### Task directions
Considering every line below, count those with the word "final" and give only the result.

### Data provided

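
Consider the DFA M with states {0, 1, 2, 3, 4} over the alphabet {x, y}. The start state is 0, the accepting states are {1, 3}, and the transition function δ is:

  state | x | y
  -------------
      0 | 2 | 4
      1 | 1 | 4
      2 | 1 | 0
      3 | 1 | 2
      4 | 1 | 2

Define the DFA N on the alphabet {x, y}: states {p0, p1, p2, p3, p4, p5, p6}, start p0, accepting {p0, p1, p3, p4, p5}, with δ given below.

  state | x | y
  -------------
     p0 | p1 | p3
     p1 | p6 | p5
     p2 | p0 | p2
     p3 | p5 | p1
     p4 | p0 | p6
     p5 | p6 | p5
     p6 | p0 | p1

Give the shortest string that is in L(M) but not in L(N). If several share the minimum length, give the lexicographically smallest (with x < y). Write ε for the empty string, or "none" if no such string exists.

The string xx is accepted by M but not by N.
No shorter string lies in the difference, and xx is the lexicographically first length-2 string in L(M) \ L(N).

xx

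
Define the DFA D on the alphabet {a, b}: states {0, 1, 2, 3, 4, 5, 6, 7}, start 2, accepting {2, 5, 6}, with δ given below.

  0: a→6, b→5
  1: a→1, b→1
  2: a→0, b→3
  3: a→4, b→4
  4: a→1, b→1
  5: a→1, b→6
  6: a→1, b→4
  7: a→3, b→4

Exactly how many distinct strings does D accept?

4

The useful subgraph on states {0, 2, 5, 6} is acyclic, so L(D) is finite; the longest accepting path visits 4 useful states, giving maximum string length 3.
Counting accepting paths from 2 by length: 1 of length 0, 2 of length 2, 1 of length 3. Total 4.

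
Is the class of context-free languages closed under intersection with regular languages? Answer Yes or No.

Run a PDA for the context-free language and a DFA for the regular one in parallel (product of finite controls, the PDA's stack unchanged, the DFA advancing only on input moves); the product PDA accepts exactly the intersection. (Intersection of two CFLs, by contrast, can fail to be context-free.)
So the context-free languages are closed under intersection with a regular language.

Yes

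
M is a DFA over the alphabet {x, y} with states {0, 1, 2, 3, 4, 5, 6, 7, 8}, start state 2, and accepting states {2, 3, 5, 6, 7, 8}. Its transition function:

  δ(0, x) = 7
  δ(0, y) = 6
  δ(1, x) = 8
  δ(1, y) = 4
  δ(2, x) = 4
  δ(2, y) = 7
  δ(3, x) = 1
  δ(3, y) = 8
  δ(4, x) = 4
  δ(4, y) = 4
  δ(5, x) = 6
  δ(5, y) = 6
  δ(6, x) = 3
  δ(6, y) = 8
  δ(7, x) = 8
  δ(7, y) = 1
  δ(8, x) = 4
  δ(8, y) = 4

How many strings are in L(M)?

The useful subgraph on states {1, 2, 7, 8} is acyclic, so L(M) is finite; the longest accepting path visits 4 useful states, giving maximum string length 3.
Counting accepting paths from 2 by length: 1 of length 0, 1 of length 1, 1 of length 2, 1 of length 3. Total 4.

4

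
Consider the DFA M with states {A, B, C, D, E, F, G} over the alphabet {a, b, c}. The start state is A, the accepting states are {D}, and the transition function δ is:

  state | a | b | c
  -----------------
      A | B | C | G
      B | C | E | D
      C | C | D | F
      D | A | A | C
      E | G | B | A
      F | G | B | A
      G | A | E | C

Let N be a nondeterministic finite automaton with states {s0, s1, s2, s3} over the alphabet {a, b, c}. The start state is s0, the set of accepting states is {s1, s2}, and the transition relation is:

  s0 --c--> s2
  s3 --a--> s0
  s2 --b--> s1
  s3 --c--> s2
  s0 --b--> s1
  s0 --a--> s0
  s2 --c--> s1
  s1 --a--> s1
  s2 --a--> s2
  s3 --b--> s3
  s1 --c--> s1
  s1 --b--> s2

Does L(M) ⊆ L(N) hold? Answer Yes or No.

Exploring the product automaton M × N from the start pair (A, s0), following both machines on each input symbol, reaches 17 state pairs: (A, s0), (B, s0), (C, s1), (G, s2), (C, s0), (E, s1), (D, s2), (F, s1), (A, s2), (D, s1), (F, s2), (G, s1), (B, s2), (A, s1), (B, s1), (E, s2), (C, s2).
M accepts in {D} and N accepts in {s1, s2}. The reachable pairs whose M-component is accepting are (D, s2), (D, s1); in each of them the N-component is accepting too, so the product for L(M) \ L(N) (M-component accepting, N-component rejecting) has no reachable accepting pair and the difference is empty.
Hence every string in L(M) is also in L(N).

Yes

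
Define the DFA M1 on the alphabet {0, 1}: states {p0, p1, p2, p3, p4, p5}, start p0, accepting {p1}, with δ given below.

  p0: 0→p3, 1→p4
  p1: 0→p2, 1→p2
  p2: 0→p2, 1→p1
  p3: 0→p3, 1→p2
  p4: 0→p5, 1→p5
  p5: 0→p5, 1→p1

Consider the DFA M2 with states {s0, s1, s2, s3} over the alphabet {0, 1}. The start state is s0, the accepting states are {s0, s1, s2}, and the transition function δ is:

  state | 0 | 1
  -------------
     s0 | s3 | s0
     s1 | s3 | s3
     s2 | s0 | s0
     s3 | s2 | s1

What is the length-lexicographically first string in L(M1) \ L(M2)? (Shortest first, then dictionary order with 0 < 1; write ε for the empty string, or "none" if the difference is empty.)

011

The string 011 is accepted by M1 but not by M2.
No shorter string lies in the difference, and 011 is the lexicographically first length-3 string in L(M1) \ L(M2).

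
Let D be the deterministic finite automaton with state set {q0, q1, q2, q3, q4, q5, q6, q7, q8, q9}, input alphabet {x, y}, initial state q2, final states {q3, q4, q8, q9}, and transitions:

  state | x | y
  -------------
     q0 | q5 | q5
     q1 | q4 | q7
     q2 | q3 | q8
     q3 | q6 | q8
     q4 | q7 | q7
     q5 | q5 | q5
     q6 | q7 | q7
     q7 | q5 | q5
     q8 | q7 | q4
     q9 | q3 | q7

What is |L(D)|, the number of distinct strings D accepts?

5

The useful subgraph on states {q2, q3, q4, q8} is acyclic, so L(D) is finite; the longest accepting path visits 4 useful states, giving maximum string length 3.
Counting accepting paths from q2 by length: 2 of length 1, 2 of length 2, 1 of length 3. Total 5.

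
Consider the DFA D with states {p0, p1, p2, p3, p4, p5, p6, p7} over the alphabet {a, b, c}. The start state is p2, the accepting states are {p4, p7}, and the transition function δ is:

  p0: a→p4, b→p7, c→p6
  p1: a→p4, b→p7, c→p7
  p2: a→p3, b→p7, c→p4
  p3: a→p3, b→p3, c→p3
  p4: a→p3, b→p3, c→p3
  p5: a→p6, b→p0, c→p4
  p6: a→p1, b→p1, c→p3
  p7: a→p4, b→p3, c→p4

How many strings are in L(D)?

4

The useful subgraph on states {p2, p4, p7} is acyclic, so L(D) is finite; the longest accepting path visits 3 useful states, giving maximum string length 2.
Counting accepting paths from p2 by length: 2 of length 1, 2 of length 2. Total 4.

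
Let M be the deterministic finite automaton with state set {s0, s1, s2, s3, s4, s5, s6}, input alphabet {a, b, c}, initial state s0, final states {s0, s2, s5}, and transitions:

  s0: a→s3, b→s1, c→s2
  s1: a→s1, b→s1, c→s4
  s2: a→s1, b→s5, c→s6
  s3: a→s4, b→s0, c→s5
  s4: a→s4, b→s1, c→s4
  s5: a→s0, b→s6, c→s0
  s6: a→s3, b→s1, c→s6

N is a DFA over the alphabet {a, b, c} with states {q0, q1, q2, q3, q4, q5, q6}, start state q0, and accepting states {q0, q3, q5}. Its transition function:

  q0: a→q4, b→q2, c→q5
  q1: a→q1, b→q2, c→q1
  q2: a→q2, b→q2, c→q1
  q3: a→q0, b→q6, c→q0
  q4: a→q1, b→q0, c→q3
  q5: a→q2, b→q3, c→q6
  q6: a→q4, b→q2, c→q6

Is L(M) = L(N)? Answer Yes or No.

Exploring the product automaton M × N from the start pair (s0, q0), following both machines on each input symbol, reaches 7 state pairs: (s0, q0), (s3, q4), (s1, q2), (s2, q5), (s4, q1), (s5, q3), (s6, q6).
M accepts in {s0, s2, s5} and N accepts in {q0, q3, q5}. In every reachable pair the two components are either both accepting — (s0, q0), (s2, q5), (s5, q3) — or both non-accepting, so no string is accepted by exactly one of the machines: L(M) \ L(N) and L(N) \ L(M) are both empty.
Hence every string is accepted by M iff it is accepted by N, and the two languages coincide.

Yes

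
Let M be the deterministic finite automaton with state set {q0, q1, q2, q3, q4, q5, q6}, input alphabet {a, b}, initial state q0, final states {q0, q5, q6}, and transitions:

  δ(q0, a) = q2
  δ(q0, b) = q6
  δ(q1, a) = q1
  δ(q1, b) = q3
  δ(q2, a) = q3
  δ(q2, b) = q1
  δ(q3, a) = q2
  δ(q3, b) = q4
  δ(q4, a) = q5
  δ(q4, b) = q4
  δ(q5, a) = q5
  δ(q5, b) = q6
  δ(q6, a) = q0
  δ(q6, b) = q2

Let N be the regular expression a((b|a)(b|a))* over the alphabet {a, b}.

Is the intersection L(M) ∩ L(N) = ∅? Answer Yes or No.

No

The string aabaa is accepted by both M and N.
Hence L(M) ∩ L(N) ≠ ∅.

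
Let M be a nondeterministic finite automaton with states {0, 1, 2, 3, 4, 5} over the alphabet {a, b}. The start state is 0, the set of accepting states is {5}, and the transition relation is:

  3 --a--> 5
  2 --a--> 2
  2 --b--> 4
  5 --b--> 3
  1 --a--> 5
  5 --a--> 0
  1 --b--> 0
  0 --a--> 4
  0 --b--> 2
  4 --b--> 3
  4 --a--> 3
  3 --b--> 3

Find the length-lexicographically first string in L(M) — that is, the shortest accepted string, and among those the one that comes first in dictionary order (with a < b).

A breadth-first search from 0 reaches an accepting state first via the path 0 → 4 → 3 → 5 on input aaa.
No string of length < 3 is accepted (BFS exhausts all shorter strings without reaching an accepting state), and aaa is the lexicographically least accepting string of length 3.

aaa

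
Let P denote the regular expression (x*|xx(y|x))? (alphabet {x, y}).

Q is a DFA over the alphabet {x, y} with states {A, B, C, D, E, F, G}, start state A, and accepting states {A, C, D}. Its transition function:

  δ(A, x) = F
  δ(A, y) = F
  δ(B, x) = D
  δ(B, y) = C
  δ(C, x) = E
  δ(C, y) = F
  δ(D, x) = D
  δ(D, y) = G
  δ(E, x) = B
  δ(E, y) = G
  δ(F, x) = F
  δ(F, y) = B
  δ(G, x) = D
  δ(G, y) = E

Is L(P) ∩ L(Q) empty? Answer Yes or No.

No

The empty string ε is accepted by both P and Q.
Hence L(P) ∩ L(Q) ≠ ∅.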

### Exercise result
3